Goal of the exercise -> In the listing below, find every line containing "declared" and copy it out.

****************

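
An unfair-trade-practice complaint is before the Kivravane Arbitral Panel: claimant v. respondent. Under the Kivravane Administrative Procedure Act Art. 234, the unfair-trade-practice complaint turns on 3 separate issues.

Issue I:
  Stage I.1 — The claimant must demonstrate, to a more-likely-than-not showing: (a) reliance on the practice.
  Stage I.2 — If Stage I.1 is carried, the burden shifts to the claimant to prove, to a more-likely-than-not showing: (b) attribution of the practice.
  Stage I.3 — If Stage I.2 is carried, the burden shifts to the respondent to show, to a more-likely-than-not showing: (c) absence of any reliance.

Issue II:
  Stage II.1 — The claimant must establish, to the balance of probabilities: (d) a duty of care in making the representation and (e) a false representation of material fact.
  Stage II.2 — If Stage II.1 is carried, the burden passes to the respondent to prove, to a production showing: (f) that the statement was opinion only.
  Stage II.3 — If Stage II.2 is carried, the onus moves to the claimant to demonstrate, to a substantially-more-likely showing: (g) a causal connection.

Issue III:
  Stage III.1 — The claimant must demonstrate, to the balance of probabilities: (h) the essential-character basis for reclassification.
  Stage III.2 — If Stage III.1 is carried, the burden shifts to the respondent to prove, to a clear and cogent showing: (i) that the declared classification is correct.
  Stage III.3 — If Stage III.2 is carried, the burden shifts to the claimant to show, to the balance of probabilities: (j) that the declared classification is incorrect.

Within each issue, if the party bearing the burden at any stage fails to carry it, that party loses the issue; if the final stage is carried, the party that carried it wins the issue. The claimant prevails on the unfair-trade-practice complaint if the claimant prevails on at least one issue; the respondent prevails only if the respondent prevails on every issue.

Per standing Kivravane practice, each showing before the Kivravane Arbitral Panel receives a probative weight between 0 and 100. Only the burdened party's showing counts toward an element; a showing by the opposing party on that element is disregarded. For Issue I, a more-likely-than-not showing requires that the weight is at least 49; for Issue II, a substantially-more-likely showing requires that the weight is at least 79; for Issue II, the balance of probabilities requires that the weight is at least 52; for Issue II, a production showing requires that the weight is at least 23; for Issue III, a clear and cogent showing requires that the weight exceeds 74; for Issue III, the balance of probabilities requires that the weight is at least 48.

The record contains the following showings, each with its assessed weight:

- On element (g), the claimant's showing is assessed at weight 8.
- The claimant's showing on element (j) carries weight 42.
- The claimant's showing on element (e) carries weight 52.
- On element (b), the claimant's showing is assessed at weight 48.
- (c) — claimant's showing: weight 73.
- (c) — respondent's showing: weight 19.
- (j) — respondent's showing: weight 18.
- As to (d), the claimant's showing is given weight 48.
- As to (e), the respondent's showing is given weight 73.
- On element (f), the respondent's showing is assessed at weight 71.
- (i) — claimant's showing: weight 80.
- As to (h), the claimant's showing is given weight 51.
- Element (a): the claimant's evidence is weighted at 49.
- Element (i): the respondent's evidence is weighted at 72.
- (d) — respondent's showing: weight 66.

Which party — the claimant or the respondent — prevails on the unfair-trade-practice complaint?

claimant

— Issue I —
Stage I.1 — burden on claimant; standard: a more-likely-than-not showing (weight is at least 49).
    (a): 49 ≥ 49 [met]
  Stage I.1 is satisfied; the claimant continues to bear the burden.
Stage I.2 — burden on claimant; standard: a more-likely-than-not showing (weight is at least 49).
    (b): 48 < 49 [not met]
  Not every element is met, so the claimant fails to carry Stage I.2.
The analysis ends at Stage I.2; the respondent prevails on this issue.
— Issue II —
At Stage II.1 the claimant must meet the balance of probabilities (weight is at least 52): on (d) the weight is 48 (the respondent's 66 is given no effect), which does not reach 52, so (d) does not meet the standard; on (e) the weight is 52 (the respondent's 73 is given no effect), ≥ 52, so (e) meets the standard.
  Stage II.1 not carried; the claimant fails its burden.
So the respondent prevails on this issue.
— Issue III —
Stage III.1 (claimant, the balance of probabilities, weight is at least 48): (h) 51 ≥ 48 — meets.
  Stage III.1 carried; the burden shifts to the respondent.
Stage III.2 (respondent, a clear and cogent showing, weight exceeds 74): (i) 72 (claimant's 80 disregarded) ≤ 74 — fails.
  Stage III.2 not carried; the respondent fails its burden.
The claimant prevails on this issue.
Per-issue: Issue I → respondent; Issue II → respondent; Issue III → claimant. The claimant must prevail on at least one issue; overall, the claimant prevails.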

****************

Response to the task ->
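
  Stage III.2 — If Stage III.1 is carried, the burden shifts to the respondent to prove, to a clear and cogent showing: (i) that the declared classification is correct.
  Stage III.3 — If Stage III.2 is carried, the burden shifts to the claimant to show, to the balance of probabilities: (j) that the declared classification is incorrect.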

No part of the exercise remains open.